ASSIGNMENT – Please reproduce exactly the lines from the start of the records through the one containing "What is (D/W", and nothing more.
☆ ☆ ☆ ☆
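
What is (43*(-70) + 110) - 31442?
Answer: -34342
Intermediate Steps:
(43*(-70) + 110) - 31442 = (-3010 + 110) - 31442 = -2900 - 31442 = -34342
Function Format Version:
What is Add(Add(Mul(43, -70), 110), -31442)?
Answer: -34342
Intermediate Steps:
Add(Add(Mul(43, -70), 110), -31442) = Add(Add(-3010, 110), -31442) = Add(-2900, -31442) = -34342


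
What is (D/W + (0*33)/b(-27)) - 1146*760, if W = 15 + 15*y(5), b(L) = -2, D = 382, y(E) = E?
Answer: -39193009/45 ≈ -8.7096e+5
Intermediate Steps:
W = 90 (W = 15 + 15*5 = 15 + 75 = 90)
(D/W + (0*33)/b(-27)) - 1146*760 = (382/90 + (0*33)/(-2)) - 1146*760 = (382*(1/90) + 0*(-1/2)) - 870960 = (191/45 + 0) - 870960 = 191/45 - 870960 = -39193009/45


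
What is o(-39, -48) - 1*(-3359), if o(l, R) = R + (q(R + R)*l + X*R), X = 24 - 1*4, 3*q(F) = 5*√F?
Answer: 2351 - 260*I*√6 ≈ 2351.0 - 636.87*I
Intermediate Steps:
q(F) = 5*√F/3 (q(F) = (5*√F)/3 = 5*√F/3)
X = 20 (X = 24 - 4 = 20)
o(l, R) = 21*R + 5*l*√2*√R/3 (o(l, R) = R + ((5*√(R + R)/3)*l + 20*R) = R + ((5*√(2*R)/3)*l + 20*R) = R + ((5*(√2*√R)/3)*l + 20*R) = R + ((5*√2*√R/3)*l + 20*R) = R + (5*l*√2*√R/3 + 20*R) = R + (20*R + 5*l*√2*√R/3) = 21*R + 5*l*√2*√R/3)
o(-39, -48) - 1*(-3359) = (21*(-48) + (5/3)*(-39)*√2*√(-48)) - 1*(-3359) = (-1008 + (5/3)*(-39)*√2*(4*I*√3)) + 3359 = (-1008 - 260*I*√6) + 3359 = 2351 - 260*I*√6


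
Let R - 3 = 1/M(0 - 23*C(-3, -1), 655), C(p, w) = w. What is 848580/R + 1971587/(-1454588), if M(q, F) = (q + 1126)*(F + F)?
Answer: 1857898719658276423/6568295389748 ≈ 2.8286e+5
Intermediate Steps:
M(q, F) = 2*F*(1126 + q) (M(q, F) = (1126 + q)*(2*F) = 2*F*(1126 + q))
R = 4515571/1505190 (R = 3 + 1/(2*655*(1126 + (0 - 23*(-1)))) = 3 + 1/(2*655*(1126 + (0 + 23))) = 3 + 1/(2*655*(1126 + 23)) = 3 + 1/(2*655*1149) = 3 + 1/1505190 = 4515571/1505190 ≈ 3.0000)
848580/R + 1971587/(-1454588) = 848580/(4515571/1505190) + 1971587/(-1454588) = 848580*(1505190/4515571) + 1971587*(-1/1454588) = 1277274130200/4515571 - 1971587/1454588 = 1857898719658276423/6568295389748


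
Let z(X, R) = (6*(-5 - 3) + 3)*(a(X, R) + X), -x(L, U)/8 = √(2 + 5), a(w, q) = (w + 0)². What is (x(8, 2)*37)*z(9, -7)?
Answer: 1198800*√7 ≈ 3.1717e+6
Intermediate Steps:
a(w, q) = w²
x(L, U) = -8*√7 (x(L, U) = -8*√(2 + 5) = -8*√7)
z(X, R) = -45*X - 45*X² (z(X, R) = (6*(-5 - 3) + 3)*(X² + X) = (6*(-8) + 3)*(X + X²) = (-48 + 3)*(X + X²) = -45*(X + X²) = -45*X - 45*X²)
(x(8, 2)*37)*z(9, -7) = (-8*√7*37)*(45*9*(-1 - 1*9)) = (-296*√7)*(45*9*(-1 - 9)) = (-296*√7)*(45*9*(-10)) = -296*√7*(-4050) = 1198800*√7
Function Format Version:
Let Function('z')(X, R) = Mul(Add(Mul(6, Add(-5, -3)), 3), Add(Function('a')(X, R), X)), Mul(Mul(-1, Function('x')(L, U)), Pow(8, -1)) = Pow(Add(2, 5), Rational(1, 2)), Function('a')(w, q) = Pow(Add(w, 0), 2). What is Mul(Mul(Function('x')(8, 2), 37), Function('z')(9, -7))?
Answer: Mul(1198800, Pow(7, Rational(1, 2))) ≈ 3.1717e+6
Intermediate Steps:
Function('a')(w, q) = Pow(w, 2)
Function('x')(L, U) = Mul(-8, Pow(7, Rational(1, 2))) (Function('x')(L, U) = Mul(-8, Pow(Add(2, 5), Rational(1, 2))) = Mul(-8, Pow(7, Rational(1, 2))))
Function('z')(X, R) = Add(Mul(-45, X), Mul(-45, Pow(X, 2))) (Function('z')(X, R) = Mul(Add(Mul(6, Add(-5, -3)), 3), Add(Pow(X, 2), X)) = Mul(Add(Mul(6, -8), 3), Add(X, Pow(X, 2))) = Mul(Add(-48, 3), Add(X, Pow(X, 2))) = Mul(-45, Add(X, Pow(X, 2))) = Add(Mul(-45, X), Mul(-45, Pow(X, 2))))
Mul(Mul(Function('x')(8, 2), 37), Function('z')(9, -7)) = Mul(Mul(Mul(-8, Pow(7, Rational(1, 2))), 37), Mul(45, 9, Add(-1, Mul(-1, 9)))) = Mul(Mul(-296, Pow(7, Rational(1, 2))), Mul(45, 9, Add(-1, -9))) = Mul(Mul(-296, Pow(7, Rational(1, 2))), Mul(45, 9, -10)) = Mul(Mul(-296, Pow(7, Rational(1, 2))), -4050) = Mul(1198800, Pow(7, Rational(1, 2)))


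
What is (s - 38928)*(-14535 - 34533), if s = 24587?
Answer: 703684188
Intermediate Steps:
(s - 38928)*(-14535 - 34533) = (24587 - 38928)*(-14535 - 34533) = -14341*(-49068) = 703684188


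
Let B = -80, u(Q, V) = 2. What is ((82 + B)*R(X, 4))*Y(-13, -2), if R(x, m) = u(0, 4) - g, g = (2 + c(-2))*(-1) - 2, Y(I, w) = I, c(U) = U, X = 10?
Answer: -104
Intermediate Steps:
g = -2 (g = (2 - 2)*(-1) - 2 = 0*(-1) - 2 = 0 - 2 = -2)
R(x, m) = 4 (R(x, m) = 2 - 1*(-2) = 2 + 2 = 4)
((82 + B)*R(X, 4))*Y(-13, -2) = ((82 - 80)*4)*(-13) = (2*4)*(-13) = 8*(-13) = -104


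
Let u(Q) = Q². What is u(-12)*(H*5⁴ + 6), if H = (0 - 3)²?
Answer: 810864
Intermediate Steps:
H = 9 (H = (-3)² = 9)
u(-12)*(H*5⁴ + 6) = (-12)²*(9*5⁴ + 6) = 144*(9*625 + 6) = 144*(5625 + 6) = 144*5631 = 810864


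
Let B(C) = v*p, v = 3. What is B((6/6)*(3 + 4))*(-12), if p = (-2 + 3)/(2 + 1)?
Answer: -12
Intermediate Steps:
p = ⅓ (p = 1/3 = 1*(⅓) = ⅓ ≈ 0.33333)
B(C) = 1 (B(C) = 3*(⅓) = 1)
B((6/6)*(3 + 4))*(-12) = 1*(-12) = -12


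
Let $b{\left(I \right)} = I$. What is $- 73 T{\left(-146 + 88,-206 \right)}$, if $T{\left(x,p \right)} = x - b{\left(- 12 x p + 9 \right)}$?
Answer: $-10461557$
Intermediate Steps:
$T{\left(x,p \right)} = -9 + x + 12 p x$ ($T{\left(x,p \right)} = x - \left(- 12 x p + 9\right) = x - \left(- 12 p x + 9\right) = x - \left(9 - 12 p x\right) = x + \left(-9 + 12 p x\right) = -9 + x + 12 p x$)
$- 73 T{\left(-146 + 88,-206 \right)} = - 73 \left(-9 + \left(-146 + 88\right) + 12 \left(-206\right) \left(-146 + 88\right)\right) = - 73 \left(-9 - 58 + 12 \left(-206\right) \left(-58\right)\right) = - 73 \left(-9 - 58 + 143376\right) = \left(-73\right) 143309 = -10461557$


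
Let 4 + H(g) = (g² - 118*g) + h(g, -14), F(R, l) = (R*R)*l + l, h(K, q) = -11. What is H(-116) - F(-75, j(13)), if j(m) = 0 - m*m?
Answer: 977923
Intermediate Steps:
j(m) = -m² (j(m) = 0 - m² = -m²)
F(R, l) = l + l*R² (F(R, l) = R²*l + l = l*R² + l = l + l*R²)
H(g) = -15 + g² - 118*g (H(g) = -4 + ((g² - 118*g) - 11) = -4 + (-11 + g² - 118*g) = -15 + g² - 118*g)
H(-116) - F(-75, j(13)) = (-15 + (-116)² - 118*(-116)) - (-1*13²)*(1 + (-75)²) = (-15 + 13456 + 13688) - (-1*169)*(1 + 5625) = 27129 - (-169)*5626 = 27129 - 1*(-950794) = 27129 + 950794 = 977923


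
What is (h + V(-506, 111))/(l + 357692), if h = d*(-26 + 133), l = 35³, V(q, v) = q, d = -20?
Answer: -2646/400567 ≈ -0.0066056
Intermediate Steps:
l = 42875
h = -2140 (h = -20*(-26 + 133) = -20*107 = -2140)
(h + V(-506, 111))/(l + 357692) = (-2140 - 506)/(42875 + 357692) = -2646/400567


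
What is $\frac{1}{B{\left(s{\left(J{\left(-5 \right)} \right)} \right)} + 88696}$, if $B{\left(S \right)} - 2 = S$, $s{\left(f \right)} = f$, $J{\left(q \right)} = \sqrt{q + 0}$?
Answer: $\frac{88698}{7867335209} - \frac{i \sqrt{5}}{7867335209} \approx 1.1274 \cdot 10^{-5} - 2.8422 \cdot 10^{-10} i$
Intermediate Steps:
$J{\left(q \right)} = \sqrt{q}$
$B{\left(S \right)} = 2 + S$
$\frac{1}{B{\left(s{\left(J{\left(-5 \right)} \right)} \right)} + 88696} = \frac{1}{\left(2 + \sqrt{-5}\right) + 88696} = \frac{1}{\left(2 + i \sqrt{5}\right) + 88696} = \frac{1}{88698 + i \sqrt{5}}$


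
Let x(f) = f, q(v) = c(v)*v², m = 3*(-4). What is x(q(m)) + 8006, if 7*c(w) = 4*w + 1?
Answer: 49274/7 ≈ 7039.1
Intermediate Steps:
c(w) = ⅐ + 4*w/7 (c(w) = (4*w + 1)/7 = (1 + 4*w)/7 = ⅐ + 4*w/7)
m = -12
q(v) = v²*(⅐ + 4*v/7) (q(v) = (⅐ + 4*v/7)*v² = v²*(⅐ + 4*v/7))
x(q(m)) + 8006 = (⅐)*(-12)²*(1 + 4*(-12)) + 8006 = (⅐)*144*(1 - 48) + 8006 = (⅐)*144*(-47) + 8006 = -6768/7 + 8006 = 49274/7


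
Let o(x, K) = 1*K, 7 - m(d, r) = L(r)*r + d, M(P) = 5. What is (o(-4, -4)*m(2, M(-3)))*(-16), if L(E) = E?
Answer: -1280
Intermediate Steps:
m(d, r) = 7 - d - r² (m(d, r) = 7 - (r*r + d) = 7 - (r² + d) = 7 - (d + r²) = 7 + (-d - r²) = 7 - d - r²)
o(x, K) = K
(o(-4, -4)*m(2, M(-3)))*(-16) = -4*(7 - 1*2 - 1*5²)*(-16) = -4*(7 - 2 - 1*25)*(-16) = -4*(7 - 2 - 25)*(-16) = -4*(-20)*(-16) = 80*(-16) = -1280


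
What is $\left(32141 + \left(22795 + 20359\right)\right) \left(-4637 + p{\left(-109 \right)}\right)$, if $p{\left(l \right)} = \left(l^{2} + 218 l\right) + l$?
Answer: $-1251929965$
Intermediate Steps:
$p{\left(l \right)} = l^{2} + 219 l$
$\left(32141 + \left(22795 + 20359\right)\right) \left(-4637 + p{\left(-109 \right)}\right) = \left(32141 + \left(22795 + 20359\right)\right) \left(-4637 - 109 \left(219 - 109\right)\right) = \left(32141 + 43154\right) \left(-4637 - 11990\right) = 75295 \left(-4637 - 11990\right) = 75295 \left(-16627\right) = -1251929965$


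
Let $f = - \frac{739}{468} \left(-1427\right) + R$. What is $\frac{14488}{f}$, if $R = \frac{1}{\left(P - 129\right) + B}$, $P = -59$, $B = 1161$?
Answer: $\frac{6597313632}{1026080537} \approx 6.4296$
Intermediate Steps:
$R = \frac{1}{973}$ ($R = \frac{1}{\left(-59 - 129\right) + 1161} = \frac{1}{-188 + 1161} = \frac{1}{973} \approx 0.0010277$)
$f = \frac{1026080537}{455364}$ ($f = - \frac{739}{468} \left(-1427\right) + \frac{1}{973} = \left(-739\right) \frac{1}{468} \left(-1427\right) + \frac{1}{973} = \left(- \frac{739}{468}\right) \left(-1427\right) + \frac{1}{973} = \frac{1054553}{468} + \frac{1}{973} = \frac{1026080537}{455364} \approx 2253.3$)
$\frac{14488}{f} = \frac{14488}{\frac{1026080537}{455364}} = 14488 \cdot \frac{455364}{1026080537} = \frac{6597313632}{1026080537}$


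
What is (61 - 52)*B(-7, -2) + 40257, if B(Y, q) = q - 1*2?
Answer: 40221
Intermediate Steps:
B(Y, q) = -2 + q (B(Y, q) = q - 2 = -2 + q)
(61 - 52)*B(-7, -2) + 40257 = (61 - 52)*(-2 - 2) + 40257 = 9*(-4) + 40257 = -36 + 40257 = 40221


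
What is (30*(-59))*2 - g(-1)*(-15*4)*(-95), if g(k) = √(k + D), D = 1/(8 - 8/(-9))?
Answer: -3540 - 285*I*√355 ≈ -3540.0 - 5369.8*I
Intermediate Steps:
D = 9/80 (D = 1/(8 - 8*(-⅑)) = 1/(8 + 8/9) = 1/(80/9) = 9/80 ≈ 0.11250)
g(k) = √(9/80 + k) (g(k) = √(k + 9/80) = √(9/80 + k))
(30*(-59))*2 - g(-1)*(-15*4)*(-95) = (30*(-59))*2 - (√(45 + 400*(-1))/20)*(-15*4)*(-95) = -1770*2 - (√(45 - 400)/20)*(-60)*(-95) = -3540 - (√(-355)/20)*(-60)*(-95) = -3540 - ((I*√355)/20)*(-60)*(-95) = -3540 - (I*√355/20)*(-60)*(-95) = -3540 - (-3*I*√355)*(-95) = -3540 - 285*I*√355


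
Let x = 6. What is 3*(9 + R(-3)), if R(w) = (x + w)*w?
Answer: 0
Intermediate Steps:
R(w) = w*(6 + w) (R(w) = (6 + w)*w = w*(6 + w))
3*(9 + R(-3)) = 3*(9 - 3*(6 - 3)) = 3*(9 - 3*3) = 3*(9 - 9) = 3*0 = 0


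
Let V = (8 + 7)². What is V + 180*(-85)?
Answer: -15075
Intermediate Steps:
V = 225 (V = 15² = 225)
V + 180*(-85) = 225 + 180*(-85) = 225 - 15300 = -15075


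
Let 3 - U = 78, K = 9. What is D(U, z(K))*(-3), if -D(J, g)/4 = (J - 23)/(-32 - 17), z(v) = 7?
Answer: 24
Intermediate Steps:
U = -75 (U = 3 - 1*78 = 3 - 78 = -75)
D(J, g) = -92/49 + 4*J/49 (D(J, g) = -4*(J - 23)/(-32 - 17) = -4*(-23 + J)/(-49) = -4*(-23 + J)*(-1)/49 = -4*(23/49 - J/49) = -92/49 + 4*J/49)
D(U, z(K))*(-3) = (-92/49 + (4/49)*(-75))*(-3) = (-92/49 - 300/49)*(-3) = -8*(-3) = 24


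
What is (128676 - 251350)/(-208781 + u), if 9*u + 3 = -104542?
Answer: 552033/991787 ≈ 0.55660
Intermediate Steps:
u = -104545/9 (u = -⅓ + (⅑)*(-104542) = -⅓ - 104542/9 = -104545/9 ≈ -11616.)
(128676 - 251350)/(-208781 + u) = (128676 - 251350)/(-208781 - 104545/9) = -122674/(-1983574/9) = -122674*(-9/1983574) = 552033/991787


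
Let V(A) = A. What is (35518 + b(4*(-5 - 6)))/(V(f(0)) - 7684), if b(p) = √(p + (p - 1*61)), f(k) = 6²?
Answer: -17759/3824 - I*√149/7648 ≈ -4.6441 - 0.001596*I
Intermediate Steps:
f(k) = 36
b(p) = √(-61 + 2*p) (b(p) = √(p + (p - 61)) = √(p + (-61 + p)) = √(-61 + 2*p))
(35518 + b(4*(-5 - 6)))/(V(f(0)) - 7684) = (35518 + √(-61 + 2*(4*(-5 - 6))))/(36 - 7684) = (35518 + √(-61 + 2*(4*(-11))))/(-7648) = (35518 + √(-61 + 2*(-44)))*(-1/7648) = (35518 + √(-61 - 88))*(-1/7648) = (35518 + √(-149))*(-1/7648) = (35518 + I*√149)*(-1/7648) = -17759/3824 - I*√149/7648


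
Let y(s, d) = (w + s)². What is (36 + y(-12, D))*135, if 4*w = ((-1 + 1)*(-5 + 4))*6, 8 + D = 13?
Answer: 24300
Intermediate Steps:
D = 5 (D = -8 + 13 = 5)
w = 0 (w = (((-1 + 1)*(-5 + 4))*6)/4 = ((0*(-1))*6)/4 = (0*6)/4 = (¼)*0 = 0)
y(s, d) = s² (y(s, d) = (0 + s)² = s²)
(36 + y(-12, D))*135 = (36 + (-12)²)*135 = (36 + 144)*135 = 180*135 = 24300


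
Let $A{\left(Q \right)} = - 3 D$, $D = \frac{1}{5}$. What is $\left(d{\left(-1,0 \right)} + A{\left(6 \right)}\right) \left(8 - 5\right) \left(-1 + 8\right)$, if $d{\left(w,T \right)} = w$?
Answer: $- \frac{168}{5} \approx -33.6$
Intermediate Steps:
$D = \frac{1}{5} \approx 0.2$
$A{\left(Q \right)} = - \frac{3}{5}$ ($A{\left(Q \right)} = \left(-3\right) \frac{1}{5} = - \frac{3}{5}$)
$\left(d{\left(-1,0 \right)} + A{\left(6 \right)}\right) \left(8 - 5\right) \left(-1 + 8\right) = \left(-1 - \frac{3}{5}\right) \left(8 - 5\right) \left(-1 + 8\right) = - \frac{8 \cdot 3 \cdot 7}{5} = \left(- \frac{8}{5}\right) 21 = - \frac{168}{5}$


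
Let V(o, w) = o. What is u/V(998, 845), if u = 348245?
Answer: 348245/998 ≈ 348.94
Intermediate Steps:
u/V(998, 845) = 348245/998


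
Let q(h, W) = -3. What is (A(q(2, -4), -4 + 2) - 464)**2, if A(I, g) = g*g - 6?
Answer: 217156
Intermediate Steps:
A(I, g) = -6 + g**2 (A(I, g) = g**2 - 6 = -6 + g**2)
(A(q(2, -4), -4 + 2) - 464)**2 = ((-6 + (-4 + 2)**2) - 464)**2 = ((-6 + (-2)**2) - 464)**2 = ((-6 + 4) - 464)**2 = (-2 - 464)**2 = (-466)**2 = 217156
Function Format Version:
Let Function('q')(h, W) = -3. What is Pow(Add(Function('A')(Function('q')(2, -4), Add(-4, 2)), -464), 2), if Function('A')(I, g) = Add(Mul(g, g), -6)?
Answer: 217156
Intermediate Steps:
Function('A')(I, g) = Add(-6, Pow(g, 2)) (Function('A')(I, g) = Add(Pow(g, 2), -6) = Add(-6, Pow(g, 2)))
Pow(Add(Function('A')(Function('q')(2, -4), Add(-4, 2)), -464), 2) = Pow(Add(Add(-6, Pow(Add(-4, 2), 2)), -464), 2) = Pow(Add(Add(-6, Pow(-2, 2)), -464), 2) = Pow(Add(Add(-6, 4), -464), 2) = Pow(Add(-2, -464), 2) = Pow(-466, 2) = 217156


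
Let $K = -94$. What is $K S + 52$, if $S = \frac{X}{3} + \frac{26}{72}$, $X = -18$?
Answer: $\frac{10477}{18} \approx 582.06$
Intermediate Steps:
$S = - \frac{203}{36}$ ($S = - \frac{18}{3} + \frac{26}{72} = \left(-18\right) \frac{1}{3} + 26 \cdot \frac{1}{72} = -6 + \frac{13}{36} = - \frac{203}{36} \approx -5.6389$)
$K S + 52 = \left(-94\right) \left(- \frac{203}{36}\right) + 52 = \frac{9541}{18} + 52 = \frac{10477}{18}$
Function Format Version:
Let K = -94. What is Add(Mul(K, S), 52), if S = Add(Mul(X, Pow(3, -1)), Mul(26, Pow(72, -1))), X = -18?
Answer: Rational(10477, 18) ≈ 582.06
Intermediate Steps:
S = Rational(-203, 36) (S = Add(Mul(-18, Pow(3, -1)), Mul(26, Pow(72, -1))) = Add(Mul(-18, Rational(1, 3)), Mul(26, Rational(1, 72))) = Add(-6, Rational(13, 36)) = Rational(-203, 36) ≈ -5.6389)
Add(Mul(K, S), 52) = Add(Mul(-94, Rational(-203, 36)), 52) = Add(Rational(9541, 18), 52) = Rational(10477, 18)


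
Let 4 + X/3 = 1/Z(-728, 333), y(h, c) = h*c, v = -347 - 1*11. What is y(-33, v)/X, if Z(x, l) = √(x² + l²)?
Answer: -10095031496/10253967 - 3938*√640873/10253967 ≈ -984.81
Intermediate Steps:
v = -358 (v = -347 - 11 = -358)
y(h, c) = c*h
Z(x, l) = √(l² + x²)
X = -12 + 3*√640873/640873 (X = -12 + 3/(√(333² + (-728)²)) = -12 + 3/(√(110889 + 529984)) = -12 + 3/(√640873) = -12 + 3*(√640873/640873) = -12 + 3*√640873/640873 ≈ -11.996)
y(-33, v)/X = (-358*(-33))/(-12 + 3*√640873/640873) = 11814/(-12 + 3*√640873/640873)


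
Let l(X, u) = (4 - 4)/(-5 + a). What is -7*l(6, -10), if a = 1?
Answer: 0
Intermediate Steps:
l(X, u) = 0 (l(X, u) = (4 - 4)/(-5 + 1) = 0/(-4) = 0*(-1/4) = 0)
-7*l(6, -10) = -7*0 = 0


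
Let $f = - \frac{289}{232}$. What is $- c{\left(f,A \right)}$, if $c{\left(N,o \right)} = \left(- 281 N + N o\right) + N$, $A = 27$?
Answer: $- \frac{73117}{232} \approx -315.16$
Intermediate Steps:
$f = - \frac{289}{232}$ ($f = \left(-289\right) \frac{1}{232} = - \frac{289}{232} \approx -1.2457$)
$c{\left(N,o \right)} = - 280 N + N o$
$- c{\left(f,A \right)} = - \frac{\left(-289\right) \left(-280 + 27\right)}{232} = - \frac{\left(-289\right) \left(-253\right)}{232} = \left(-1\right) \frac{73117}{232} = - \frac{73117}{232}$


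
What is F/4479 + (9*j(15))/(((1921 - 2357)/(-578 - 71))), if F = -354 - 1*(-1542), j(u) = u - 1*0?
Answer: 130981851/650948 ≈ 201.22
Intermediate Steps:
j(u) = u (j(u) = u + 0 = u)
F = 1188 (F = -354 + 1542 = 1188)
F/4479 + (9*j(15))/(((1921 - 2357)/(-578 - 71))) = 1188/4479 + (9*15)/(((1921 - 2357)/(-578 - 71))) = 1188*(1/4479) + 135/((-436/(-649))) = 396/1493 + 135/((-436*(-1/649))) = 396/1493 + 135/(436/649) = 396/1493 + 135*(649/436) = 396/1493 + 87615/436 = 130981851/650948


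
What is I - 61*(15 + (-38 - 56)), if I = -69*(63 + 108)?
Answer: -6980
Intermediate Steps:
I = -11799 (I = -69*171 = -11799)
I - 61*(15 + (-38 - 56)) = -11799 - 61*(15 + (-38 - 56)) = -11799 - 61*(15 - 94) = -11799 - 61*(-79) = -11799 - 1*(-4819) = -11799 + 4819 = -6980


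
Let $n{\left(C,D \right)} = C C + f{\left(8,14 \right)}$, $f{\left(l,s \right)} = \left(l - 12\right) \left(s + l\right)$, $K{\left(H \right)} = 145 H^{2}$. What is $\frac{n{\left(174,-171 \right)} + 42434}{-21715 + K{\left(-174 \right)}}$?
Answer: $\frac{72622}{4368305} \approx 0.016625$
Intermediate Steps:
$f{\left(l,s \right)} = \left(-12 + l\right) \left(l + s\right)$
$n{\left(C,D \right)} = -88 + C^{2}$ ($n{\left(C,D \right)} = C C + \left(8^{2} - 96 - 168 + 8 \cdot 14\right) = C^{2} + \left(64 - 96 - 168 + 112\right) = C^{2} - 88 = -88 + C^{2}$)
$\frac{n{\left(174,-171 \right)} + 42434}{-21715 + K{\left(-174 \right)}} = \frac{\left(-88 + 174^{2}\right) + 42434}{-21715 + 145 \left(-174\right)^{2}} = \frac{\left(-88 + 30276\right) + 42434}{-21715 + 145 \cdot 30276} = \frac{30188 + 42434}{-21715 + 4390020} = \frac{72622}{4368305}$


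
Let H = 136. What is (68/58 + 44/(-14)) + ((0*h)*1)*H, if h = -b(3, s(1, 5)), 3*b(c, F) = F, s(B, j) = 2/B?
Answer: -400/203 ≈ -1.9704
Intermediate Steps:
b(c, F) = F/3
h = -⅔ (h = -2/1/3 = -2*1/3 = -2/3 = -1*⅔ = -⅔ ≈ -0.66667)
(68/58 + 44/(-14)) + ((0*h)*1)*H = (68/58 + 44/(-14)) + ((0*(-⅔))*1)*136 = (68*(1/58) + 44*(-1/14)) + (0*1)*136 = (34/29 - 22/7) + 0*136 = -400/203 + 0 = -400/203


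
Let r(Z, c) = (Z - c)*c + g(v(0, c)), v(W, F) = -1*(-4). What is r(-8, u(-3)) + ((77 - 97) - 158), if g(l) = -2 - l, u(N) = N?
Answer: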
☆ ☆ ☆ ☆
ANSWER BELOW –
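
What is (43*(-70) + 110) - 31442?
Answer: -34342
Intermediate Steps:
(43*(-70) + 110) - 31442 = (-3010 + 110) - 31442 = -2900 - 31442 = -34342
Function Format Version:
What is Add(Add(Mul(43, -70), 110), -31442)?
Answer: -34342
Intermediate Steps:
Add(Add(Mul(43, -70), 110), -31442) = Add(Add(-3010, 110), -31442) = Add(-2900, -31442) = -34342


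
What is (D/W + (0*33)/b(-27)) - 1146*760, if W = 15 + 15*y(5), b(L) = -2, D = 382, y(E) = E?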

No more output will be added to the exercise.